**Task to complete**
Retype the entries below word for word, leaving none out.

**Information provided**

# # # #

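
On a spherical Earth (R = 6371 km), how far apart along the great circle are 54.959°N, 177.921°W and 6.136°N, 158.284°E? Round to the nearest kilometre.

Δλ = 158.284 − -177.921 = 336.205°; wrapped into (−180°, 180°]: -23.795°.
Δφ = 6.136 − 54.959 = -48.823°.
a = sin²(Δφ/2) + cos φ₁ · cos φ₂ · sin²(Δλ/2) = 0.195070.
c = 2·atan2(√a, √(1−a)) = 0.91491 rad → d = 6371·c ≈ 5828.91 km.

5829 km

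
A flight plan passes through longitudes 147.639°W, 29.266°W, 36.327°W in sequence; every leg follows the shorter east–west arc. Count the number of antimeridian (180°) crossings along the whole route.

0

Leg 1: -147.639° → -29.266°, shortest Δλ = 118.373° (east) — does not cross 180°.
Leg 2: -29.266° → -36.327°, shortest Δλ = -7.061° (west) — does not cross 180°.
Total crossings: 0.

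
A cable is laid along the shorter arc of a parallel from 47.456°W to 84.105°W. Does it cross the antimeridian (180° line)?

No

Signed shortest Δλ = ((-84.105 − -47.456 + 180) mod 360) − 180 = -36.649°.
Going west by 36.649° from -47.456° reaches -84.105° without touching 180°.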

# # # #

**Task output**
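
On a spherical Earth (R = 6371 km), how far apart along the great circle are 54.959°N, 177.921°W and 6.136°N, 158.284°E? Round to the nearest kilometre.

Δλ = 158.284 − -177.921 = 336.205°; wrapped into (−180°, 180°]: -23.795°.
Δφ = 6.136 − 54.959 = -48.823°.
a = sin²(Δφ/2) + cos φ₁ · cos φ₂ · sin²(Δλ/2) = 0.195070.
c = 2·atan2(√a, √(1−a)) = 0.91491 rad → d = 6371·c ≈ 5828.91 km.

5829 km

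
A flight plan passes through longitudes 147.639°W, 29.266°W, 36.327°W in sequence; every leg follows the shorter east–west arc. Count the number of antimeridian (180°) crossings along the whole route.

0

Leg 1: -147.639° → -29.266°, shortest Δλ = 118.373° (east) — does not cross 180°.
Leg 2: -29.266° → -36.327°, shortest Δλ = -7.061° (west) — does not cross 180°.
Total crossings: 0.

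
A cable is laid along the shorter arc of a parallel from 47.456°W to 84.105°W. Does it cross the antimeridian (180° line)?

No

Signed shortest Δλ = ((-84.105 − -47.456 + 180) mod 360) − 180 = -36.649°.
Going west by 36.649° from -47.456° reaches -84.105° without touching 180°.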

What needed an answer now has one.